When you transcribe the records that follow, reproduce each line exactly as given.
INPUT MATERIAL Start Marker
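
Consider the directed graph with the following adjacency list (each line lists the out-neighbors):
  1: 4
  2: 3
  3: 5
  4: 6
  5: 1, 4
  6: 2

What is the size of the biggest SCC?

{1, 2, 3, 4, 5, 6} are all mutually reachable — one SCC of size 6.
The largest has 6 vertices.

6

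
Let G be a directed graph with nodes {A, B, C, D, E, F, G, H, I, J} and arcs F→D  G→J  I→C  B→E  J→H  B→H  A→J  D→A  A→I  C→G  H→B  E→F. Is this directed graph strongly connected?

Yes

From B we can reach every vertex (A, B, C, D, E, F, G, H, I, J), and every vertex can reach B (A, B, C, D, E, F, G, H, I, J). So the whole graph is one strongly connected component.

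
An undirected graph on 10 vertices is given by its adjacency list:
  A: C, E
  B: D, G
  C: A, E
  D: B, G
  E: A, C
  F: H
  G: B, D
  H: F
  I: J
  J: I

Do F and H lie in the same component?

Yes

From F we can reach F, H, which includes H.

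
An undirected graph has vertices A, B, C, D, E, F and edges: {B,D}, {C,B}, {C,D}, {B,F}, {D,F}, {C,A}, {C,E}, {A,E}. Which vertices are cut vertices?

Removing C increases the component count from 1 to 2, so C is a cut vertex.
By contrast removing E leaves 1 component; it is not a cut vertex. No other vertex is a cut vertex either.

C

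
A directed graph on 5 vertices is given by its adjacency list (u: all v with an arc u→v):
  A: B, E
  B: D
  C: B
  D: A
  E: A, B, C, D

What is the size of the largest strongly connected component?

5

{A, B, C, D, E} are all mutually reachable — one SCC of size 5.
The largest has 5 vertices.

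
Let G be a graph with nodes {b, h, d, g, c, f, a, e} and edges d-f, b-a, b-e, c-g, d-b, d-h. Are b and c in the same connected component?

The component containing b is {a, b, d, e, f, h}, and c is not in it.

No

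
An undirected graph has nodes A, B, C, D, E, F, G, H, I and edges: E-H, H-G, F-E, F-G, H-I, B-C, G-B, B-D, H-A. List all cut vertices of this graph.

Removing B increases the component count from 1 to 3, so B is a cut vertex.
Removing G increases the component count from 1 to 2, so G is a cut vertex.
Removing H increases the component count from 1 to 3, so H is a cut vertex.
By contrast removing F leaves 1 component; it is not a cut vertex. No other vertex is a cut vertex either.

B, G, H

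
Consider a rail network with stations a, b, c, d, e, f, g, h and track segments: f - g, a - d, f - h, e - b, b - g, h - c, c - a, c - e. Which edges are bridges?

The edges on the cycle f-h-c-e-b-g-f are not bridges since each lies on that cycle.
But removing a - d disconnects a from d; removing c - a disconnects c from a — these are bridges.

a-c, a-d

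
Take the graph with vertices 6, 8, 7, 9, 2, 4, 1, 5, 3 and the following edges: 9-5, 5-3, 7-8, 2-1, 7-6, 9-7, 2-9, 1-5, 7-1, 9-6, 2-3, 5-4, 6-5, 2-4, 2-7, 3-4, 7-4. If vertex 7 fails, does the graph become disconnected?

Yes

Deleting 7 raises the number of components from 1 to 2, so 7 is a cut vertex.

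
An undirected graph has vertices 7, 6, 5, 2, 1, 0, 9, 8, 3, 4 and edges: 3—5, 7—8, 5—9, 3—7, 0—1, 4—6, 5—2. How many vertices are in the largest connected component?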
INPUT MATERIAL End Marker
• **RESPONSE AREA**
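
Consider the directed graph with the following adjacency list (each line lists the out-neighbors):
  1: 4
  2: 3
  3: 5
  4: 6
  5: 1, 4
  6: 2

What is the size of the biggest SCC?

{1, 2, 3, 4, 5, 6} are all mutually reachable — one SCC of size 6.
The largest has 6 vertices.

6

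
Let G be a directed graph with nodes {A, B, C, D, E, F, G, H, I, J} and arcs F→D  G→J  I→C  B→E  J→H  B→H  A→J  D→A  A→I  C→G  H→B  E→F. Is this directed graph strongly connected?

Yes

From B we can reach every vertex (A, B, C, D, E, F, G, H, I, J), and every vertex can reach B (A, B, C, D, E, F, G, H, I, J). So the whole graph is one strongly connected component.

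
An undirected graph on 10 vertices is given by its adjacency list:
  A: C, E
  B: D, G
  C: A, E
  D: B, G
  E: A, C
  F: H
  G: B, D
  H: F
  I: J
  J: I

Do F and H lie in the same component?

Yes

From F we can reach F, H, which includes H.

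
An undirected graph has vertices A, B, C, D, E, F and edges: {B,D}, {C,B}, {C,D}, {B,F}, {D,F}, {C,A}, {C,E}, {A,E}. Which vertices are cut vertices?

Removing C increases the component count from 1 to 2, so C is a cut vertex.
By contrast removing E leaves 1 component; it is not a cut vertex. No other vertex is a cut vertex either.

C

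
A directed graph on 5 vertices is given by its adjacency list (u: all v with an arc u→v):
  A: B, E
  B: D
  C: B
  D: A
  E: A, B, C, D

What is the size of the largest strongly connected component?

5

{A, B, C, D, E} are all mutually reachable — one SCC of size 5.
The largest has 5 vertices.

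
Let G be a graph with nodes {b, h, d, g, c, f, a, e} and edges d-f, b-a, b-e, c-g, d-b, d-h. Are b and c in the same connected component?

The component containing b is {a, b, d, e, f, h}, and c is not in it.

No

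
An undirected graph has nodes A, B, C, D, E, F, G, H, I and edges: E-H, H-G, F-E, F-G, H-I, B-C, G-B, B-D, H-A. List all cut vertices of this graph.

Removing B increases the component count from 1 to 3, so B is a cut vertex.
Removing G increases the component count from 1 to 2, so G is a cut vertex.
Removing H increases the component count from 1 to 3, so H is a cut vertex.
By contrast removing F leaves 1 component; it is not a cut vertex. No other vertex is a cut vertex either.

B, G, H

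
Consider a rail network with stations a, b, c, d, e, f, g, h and track segments: f - g, a - d, f - h, e - b, b - g, h - c, c - a, c - e. Which edges are bridges?

The edges on the cycle f-h-c-e-b-g-f are not bridges since each lies on that cycle.
But removing a - d disconnects a from d; removing c - a disconnects c from a — these are bridges.

a-c, a-d

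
Take the graph with vertices 6, 8, 7, 9, 2, 4, 1, 5, 3 and the following edges: 9-5, 5-3, 7-8, 2-1, 7-6, 9-7, 2-9, 1-5, 7-1, 9-6, 2-3, 5-4, 6-5, 2-4, 2-7, 3-4, 7-4. If vertex 7 fails, does the graph become disconnected?

Yes

Deleting 7 raises the number of components from 1 to 2, so 7 is a cut vertex.

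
An undirected graph has vertices 7, 6, 5, 2, 1, 0, 9, 8, 3, 4 and edges: 3—5, 7—8, 5—9, 3—7, 0—1, 4—6, 5—2. How many vertices are in the largest connected component?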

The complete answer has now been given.